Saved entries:
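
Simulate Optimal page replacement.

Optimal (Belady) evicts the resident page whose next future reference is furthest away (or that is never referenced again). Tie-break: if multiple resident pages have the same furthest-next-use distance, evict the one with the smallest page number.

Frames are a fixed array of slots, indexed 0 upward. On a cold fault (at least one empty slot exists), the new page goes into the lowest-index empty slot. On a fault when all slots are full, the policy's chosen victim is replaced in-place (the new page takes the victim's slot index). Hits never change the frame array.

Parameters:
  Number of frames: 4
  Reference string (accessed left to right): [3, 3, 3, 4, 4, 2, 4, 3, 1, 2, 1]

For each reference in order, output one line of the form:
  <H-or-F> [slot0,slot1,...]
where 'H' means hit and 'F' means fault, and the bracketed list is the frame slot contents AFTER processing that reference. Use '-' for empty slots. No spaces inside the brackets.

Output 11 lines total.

F [3,-,-,-]
H [3,-,-,-]
H [3,-,-,-]
F [3,4,-,-]
H [3,4,-,-]
F [3,4,2,-]
H [3,4,2,-]
H [3,4,2,-]
F [3,4,2,1]
H [3,4,2,1]
H [3,4,2,1]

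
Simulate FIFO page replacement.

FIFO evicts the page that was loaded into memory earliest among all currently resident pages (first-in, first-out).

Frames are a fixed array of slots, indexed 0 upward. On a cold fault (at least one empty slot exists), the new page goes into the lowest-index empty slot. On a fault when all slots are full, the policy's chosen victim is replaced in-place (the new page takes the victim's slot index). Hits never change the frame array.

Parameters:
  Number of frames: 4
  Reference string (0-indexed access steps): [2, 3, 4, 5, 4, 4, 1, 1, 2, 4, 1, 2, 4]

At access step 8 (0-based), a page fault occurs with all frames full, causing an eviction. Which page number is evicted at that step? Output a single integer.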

> _What is expected_: Send back every record, precisely as written.

> _Output for this task_:
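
Simulate Optimal page replacement.

Optimal (Belady) evicts the resident page whose next future reference is furthest away (or that is never referenced again). Tie-break: if multiple resident pages have the same furthest-next-use distance, evict the one with the smallest page number.

Frames are a fixed array of slots, indexed 0 upward. On a cold fault (at least one empty slot exists), the new page goes into the lowest-index empty slot. On a fault when all slots are full, the policy's chosen victim is replaced in-place (the new page takes the victim's slot index). Hits never change the frame array.

Parameters:
  Number of frames: 4
  Reference string (accessed left to right): [3, 3, 3, 4, 4, 2, 4, 3, 1, 2, 1]

For each reference in order, output one line of the form:
  <H-or-F> [slot0,slot1,...]
where 'H' means hit and 'F' means fault, and the bracketed list is the frame slot contents AFTER processing that reference. Use '-' for empty slots. No spaces inside the brackets.

Output 11 lines total.

F [3,-,-,-]
H [3,-,-,-]
H [3,-,-,-]
F [3,4,-,-]
H [3,4,-,-]
F [3,4,2,-]
H [3,4,2,-]
H [3,4,2,-]
F [3,4,2,1]
H [3,4,2,1]
H [3,4,2,1]

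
Simulate FIFO page replacement.

FIFO evicts the page that was loaded into memory earliest among all currently resident pages (first-in, first-out).

Frames are a fixed array of slots, indexed 0 upward. On a cold fault (at least one empty slot exists), the new page goes into the lowest-index empty slot. On a fault when all slots are full, the policy's chosen victim is replaced in-place (the new page takes the victim's slot index). Hits never change the frame array.

Parameters:
  Number of frames: 4
  Reference string (0-indexed access steps): [2, 3, 4, 5, 4, 4, 1, 1, 2, 4, 1, 2, 4]

At access step 8 (0-based), a page fault occurs with all frames full, causing an eviction. Which page number is evicted at that step? Output a single integer.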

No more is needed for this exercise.